- _INSTRUCTIONS FOR THE TASK_
When the line containing "In a convergence" appears in the data below, begin copying there and stop only after the line containing "For the function".

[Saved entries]
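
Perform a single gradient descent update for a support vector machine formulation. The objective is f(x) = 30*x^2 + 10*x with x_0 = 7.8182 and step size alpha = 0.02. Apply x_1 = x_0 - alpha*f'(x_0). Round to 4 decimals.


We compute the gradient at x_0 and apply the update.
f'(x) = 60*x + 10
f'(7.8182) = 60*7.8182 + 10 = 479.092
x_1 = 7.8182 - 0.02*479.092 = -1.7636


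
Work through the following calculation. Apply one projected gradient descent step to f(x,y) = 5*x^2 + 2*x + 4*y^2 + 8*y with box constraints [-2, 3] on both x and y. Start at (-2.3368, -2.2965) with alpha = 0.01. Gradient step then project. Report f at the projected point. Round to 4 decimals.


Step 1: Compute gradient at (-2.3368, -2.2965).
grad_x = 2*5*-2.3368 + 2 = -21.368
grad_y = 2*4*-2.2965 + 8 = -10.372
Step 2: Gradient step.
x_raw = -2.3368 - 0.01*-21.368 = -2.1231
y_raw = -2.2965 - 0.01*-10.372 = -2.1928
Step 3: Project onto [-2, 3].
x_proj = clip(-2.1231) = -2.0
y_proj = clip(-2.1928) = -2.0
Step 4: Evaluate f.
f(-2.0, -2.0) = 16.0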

...

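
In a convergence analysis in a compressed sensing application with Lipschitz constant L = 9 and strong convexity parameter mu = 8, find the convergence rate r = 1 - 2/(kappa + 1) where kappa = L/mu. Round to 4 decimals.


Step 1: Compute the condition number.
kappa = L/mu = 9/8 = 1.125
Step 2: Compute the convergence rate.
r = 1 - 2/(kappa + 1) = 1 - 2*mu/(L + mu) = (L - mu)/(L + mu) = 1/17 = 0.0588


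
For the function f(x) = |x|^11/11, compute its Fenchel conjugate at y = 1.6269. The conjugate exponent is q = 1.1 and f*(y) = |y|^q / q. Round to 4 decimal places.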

- _TASK OUTPUT_
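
In a convergence analysis in a compressed sensing application with Lipschitz constant L = 9 and strong convexity parameter mu = 8, find the convergence rate r = 1 - 2/(kappa + 1) where kappa = L/mu. Round to 4 decimals.


Step 1: Compute the condition number.
kappa = L/mu = 9/8 = 1.125
Step 2: Compute the convergence rate.
r = 1 - 2/(kappa + 1) = 1 - 2*mu/(L + mu) = (L - mu)/(L + mu) = 1/17 = 0.0588


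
For the function f(x) = |x|^11/11, compute its Fenchel conjugate at y = 1.6269. The conjugate exponent is q = 1.1 and f*(y) = |y|^q / q. Round to 4 decimal places.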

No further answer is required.